- WORK ITEM -
Lines to return, exactly: from the line with "Let b(I, y)" to the line with "Answer: 1/196 ≈ 0.0051020" in the entries below, both included.

- RAW DATA -
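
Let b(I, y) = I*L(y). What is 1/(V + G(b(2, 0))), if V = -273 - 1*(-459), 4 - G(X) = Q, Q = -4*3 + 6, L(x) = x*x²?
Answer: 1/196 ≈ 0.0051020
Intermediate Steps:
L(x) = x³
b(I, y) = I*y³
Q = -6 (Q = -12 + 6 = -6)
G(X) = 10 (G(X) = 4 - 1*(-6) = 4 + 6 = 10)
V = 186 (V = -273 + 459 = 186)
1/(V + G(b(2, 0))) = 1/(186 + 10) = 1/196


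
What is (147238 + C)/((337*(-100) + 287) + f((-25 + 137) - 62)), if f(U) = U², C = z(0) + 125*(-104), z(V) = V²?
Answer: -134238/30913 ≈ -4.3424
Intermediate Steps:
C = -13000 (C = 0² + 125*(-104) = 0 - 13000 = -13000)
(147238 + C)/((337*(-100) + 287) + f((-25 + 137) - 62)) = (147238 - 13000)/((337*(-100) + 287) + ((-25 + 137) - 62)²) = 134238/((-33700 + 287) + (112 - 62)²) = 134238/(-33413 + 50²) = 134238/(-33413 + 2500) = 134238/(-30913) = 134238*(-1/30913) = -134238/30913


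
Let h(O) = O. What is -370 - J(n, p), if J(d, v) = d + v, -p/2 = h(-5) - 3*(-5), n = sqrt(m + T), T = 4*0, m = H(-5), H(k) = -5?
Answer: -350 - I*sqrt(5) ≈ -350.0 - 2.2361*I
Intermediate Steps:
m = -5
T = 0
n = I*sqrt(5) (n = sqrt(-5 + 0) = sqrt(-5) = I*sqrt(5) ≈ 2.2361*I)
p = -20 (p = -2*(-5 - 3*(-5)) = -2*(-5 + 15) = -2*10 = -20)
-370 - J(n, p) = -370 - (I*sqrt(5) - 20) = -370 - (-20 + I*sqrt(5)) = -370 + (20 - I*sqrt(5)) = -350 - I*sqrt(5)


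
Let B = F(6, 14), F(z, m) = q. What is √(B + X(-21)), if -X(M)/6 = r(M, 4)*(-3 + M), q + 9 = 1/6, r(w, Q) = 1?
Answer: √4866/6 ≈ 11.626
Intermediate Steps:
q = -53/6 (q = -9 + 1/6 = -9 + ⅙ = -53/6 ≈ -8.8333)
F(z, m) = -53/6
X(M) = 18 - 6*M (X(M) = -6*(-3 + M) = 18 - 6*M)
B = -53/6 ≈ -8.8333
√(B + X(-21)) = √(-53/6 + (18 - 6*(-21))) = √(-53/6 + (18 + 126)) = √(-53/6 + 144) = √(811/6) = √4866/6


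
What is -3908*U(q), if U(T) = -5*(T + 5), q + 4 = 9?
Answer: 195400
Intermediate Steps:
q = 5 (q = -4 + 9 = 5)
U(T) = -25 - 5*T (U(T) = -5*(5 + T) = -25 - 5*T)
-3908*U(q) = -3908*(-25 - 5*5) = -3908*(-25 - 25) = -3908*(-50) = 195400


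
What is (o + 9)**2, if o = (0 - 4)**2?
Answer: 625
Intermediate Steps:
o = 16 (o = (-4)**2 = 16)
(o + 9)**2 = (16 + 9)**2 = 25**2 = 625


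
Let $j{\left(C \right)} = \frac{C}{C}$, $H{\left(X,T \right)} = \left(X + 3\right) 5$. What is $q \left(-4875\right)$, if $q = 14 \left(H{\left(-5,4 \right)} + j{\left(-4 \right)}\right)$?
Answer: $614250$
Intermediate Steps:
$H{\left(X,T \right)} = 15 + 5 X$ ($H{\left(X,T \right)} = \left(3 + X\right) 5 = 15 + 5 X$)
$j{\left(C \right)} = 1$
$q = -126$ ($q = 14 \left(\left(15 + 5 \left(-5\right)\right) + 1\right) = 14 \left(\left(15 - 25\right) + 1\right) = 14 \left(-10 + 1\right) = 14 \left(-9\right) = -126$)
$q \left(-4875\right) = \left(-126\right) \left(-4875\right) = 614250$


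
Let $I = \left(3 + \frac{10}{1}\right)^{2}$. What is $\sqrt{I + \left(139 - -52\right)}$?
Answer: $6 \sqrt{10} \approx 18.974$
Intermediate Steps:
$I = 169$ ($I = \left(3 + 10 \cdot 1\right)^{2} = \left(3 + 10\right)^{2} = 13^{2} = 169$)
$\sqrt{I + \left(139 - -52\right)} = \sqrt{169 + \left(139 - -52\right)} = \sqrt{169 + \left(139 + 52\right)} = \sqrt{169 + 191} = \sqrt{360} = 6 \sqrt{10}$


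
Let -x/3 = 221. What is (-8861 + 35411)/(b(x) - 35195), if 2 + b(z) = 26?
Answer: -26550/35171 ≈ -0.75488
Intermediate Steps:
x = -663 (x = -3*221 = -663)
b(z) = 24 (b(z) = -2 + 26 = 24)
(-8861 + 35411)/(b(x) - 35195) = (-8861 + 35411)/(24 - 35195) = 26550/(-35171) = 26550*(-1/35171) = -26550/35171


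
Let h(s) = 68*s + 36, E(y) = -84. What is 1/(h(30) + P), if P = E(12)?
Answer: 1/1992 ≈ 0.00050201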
...
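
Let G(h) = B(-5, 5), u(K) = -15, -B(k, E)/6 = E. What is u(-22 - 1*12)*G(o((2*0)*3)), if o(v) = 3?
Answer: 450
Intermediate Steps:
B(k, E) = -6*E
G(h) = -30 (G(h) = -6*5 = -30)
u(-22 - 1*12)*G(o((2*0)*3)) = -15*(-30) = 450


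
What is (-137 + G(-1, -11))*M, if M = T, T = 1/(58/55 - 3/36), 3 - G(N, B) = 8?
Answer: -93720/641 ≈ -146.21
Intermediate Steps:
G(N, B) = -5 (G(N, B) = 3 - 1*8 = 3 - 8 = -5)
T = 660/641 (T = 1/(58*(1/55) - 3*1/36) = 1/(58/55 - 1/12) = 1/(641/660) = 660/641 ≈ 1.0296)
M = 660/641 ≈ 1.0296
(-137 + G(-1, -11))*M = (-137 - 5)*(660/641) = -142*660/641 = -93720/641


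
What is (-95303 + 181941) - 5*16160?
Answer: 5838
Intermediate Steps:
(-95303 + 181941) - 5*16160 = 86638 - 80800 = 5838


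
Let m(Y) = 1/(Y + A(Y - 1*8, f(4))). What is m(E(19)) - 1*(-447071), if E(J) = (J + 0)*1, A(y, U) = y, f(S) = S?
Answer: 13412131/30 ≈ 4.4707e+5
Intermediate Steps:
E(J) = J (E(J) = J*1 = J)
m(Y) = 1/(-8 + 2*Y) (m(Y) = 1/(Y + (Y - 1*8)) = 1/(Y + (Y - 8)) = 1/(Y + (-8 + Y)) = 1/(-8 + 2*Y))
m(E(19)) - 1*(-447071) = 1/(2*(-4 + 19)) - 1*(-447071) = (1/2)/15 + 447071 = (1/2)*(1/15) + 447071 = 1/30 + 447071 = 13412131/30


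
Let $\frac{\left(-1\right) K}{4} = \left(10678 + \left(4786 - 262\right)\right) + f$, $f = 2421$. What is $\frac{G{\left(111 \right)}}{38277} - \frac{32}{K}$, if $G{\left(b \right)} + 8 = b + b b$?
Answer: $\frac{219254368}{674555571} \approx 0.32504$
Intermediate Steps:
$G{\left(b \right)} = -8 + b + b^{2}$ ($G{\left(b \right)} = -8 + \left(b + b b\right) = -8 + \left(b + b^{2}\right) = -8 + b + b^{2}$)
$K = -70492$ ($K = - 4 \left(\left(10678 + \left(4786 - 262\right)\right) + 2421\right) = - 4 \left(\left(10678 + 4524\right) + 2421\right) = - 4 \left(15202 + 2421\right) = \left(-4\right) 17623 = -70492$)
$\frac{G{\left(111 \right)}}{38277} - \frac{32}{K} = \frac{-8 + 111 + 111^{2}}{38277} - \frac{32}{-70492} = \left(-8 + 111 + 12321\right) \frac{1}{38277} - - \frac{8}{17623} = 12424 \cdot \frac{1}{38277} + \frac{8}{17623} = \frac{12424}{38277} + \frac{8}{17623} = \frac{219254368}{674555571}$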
* * *
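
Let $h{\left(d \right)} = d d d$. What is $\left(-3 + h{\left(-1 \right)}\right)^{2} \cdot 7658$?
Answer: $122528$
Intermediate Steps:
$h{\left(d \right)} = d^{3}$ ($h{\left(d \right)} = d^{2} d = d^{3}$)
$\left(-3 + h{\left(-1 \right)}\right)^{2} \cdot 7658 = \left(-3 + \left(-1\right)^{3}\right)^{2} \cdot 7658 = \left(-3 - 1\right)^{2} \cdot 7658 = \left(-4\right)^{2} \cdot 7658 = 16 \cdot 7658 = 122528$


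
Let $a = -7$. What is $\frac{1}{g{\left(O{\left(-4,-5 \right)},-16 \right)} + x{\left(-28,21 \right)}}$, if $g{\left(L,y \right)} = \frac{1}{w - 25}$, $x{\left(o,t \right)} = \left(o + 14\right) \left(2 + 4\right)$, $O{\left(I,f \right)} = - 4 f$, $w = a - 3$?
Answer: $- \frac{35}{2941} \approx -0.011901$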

- RESPONSE AREA -
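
Let b(I, y) = I*L(y). What is 1/(V + G(b(2, 0))), if V = -273 - 1*(-459), 4 - G(X) = Q, Q = -4*3 + 6, L(x) = x*x²?
Answer: 1/196 ≈ 0.0051020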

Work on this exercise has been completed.